● TASK ITEM
Reproduce all of the data that follows, character for character.

----- ENTRIES PROVIDED -----

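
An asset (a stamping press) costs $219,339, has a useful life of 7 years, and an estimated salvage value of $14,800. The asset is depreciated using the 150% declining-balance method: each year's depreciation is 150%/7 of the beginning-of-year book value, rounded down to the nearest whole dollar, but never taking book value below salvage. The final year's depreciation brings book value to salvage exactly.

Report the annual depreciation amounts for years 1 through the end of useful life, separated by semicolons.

Depreciable base = $219,339 − $14,800 = $204,539.
Year 1: ⌊$219,339 × 150%/7⌋ = $47,001. Book value $172,338.
Year 2: ⌊$172,338 × 150%/7⌋ = $36,929. Book value $135,409.
Year 3: ⌊$135,409 × 150%/7⌋ = $29,016. Book value $106,393.
Year 4: ⌊$106,393 × 150%/7⌋ = $22,798. Book value $83,595.
Year 5: ⌊$83,595 × 150%/7⌋ = $17,913. Book value $65,682.
Year 6: ⌊$65,682 × 150%/7⌋ = $14,074. Book value $51,608.
Year 7 (final): $51,608 − $14,800 = $36,808. Book value $14,800.

$47,001; $36,929; $29,016; $22,798; $17,913; $14,074; $36,808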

-----

● ANSWER SECTION
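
An asset (a stamping press) costs $219,339, has a useful life of 7 years, and an estimated salvage value of $14,800. The asset is depreciated using the 150% declining-balance method: each year's depreciation is 150%/7 of the beginning-of-year book value, rounded down to the nearest whole dollar, but never taking book value below salvage. The final year's depreciation brings book value to salvage exactly.

Report the annual depreciation amounts for years 1 through the end of useful life, separated by semicolons.

Depreciable base = $219,339 − $14,800 = $204,539.
Year 1: ⌊$219,339 × 150%/7⌋ = $47,001. Book value $172,338.
Year 2: ⌊$172,338 × 150%/7⌋ = $36,929. Book value $135,409.
Year 3: ⌊$135,409 × 150%/7⌋ = $29,016. Book value $106,393.
Year 4: ⌊$106,393 × 150%/7⌋ = $22,798. Book value $83,595.
Year 5: ⌊$83,595 × 150%/7⌋ = $17,913. Book value $65,682.
Year 6: ⌊$65,682 × 150%/7⌋ = $14,074. Book value $51,608.
Year 7 (final): $51,608 − $14,800 = $36,808. Book value $14,800.

$47,001; $36,929; $29,016; $22,798; $17,913; $14,074; $36,808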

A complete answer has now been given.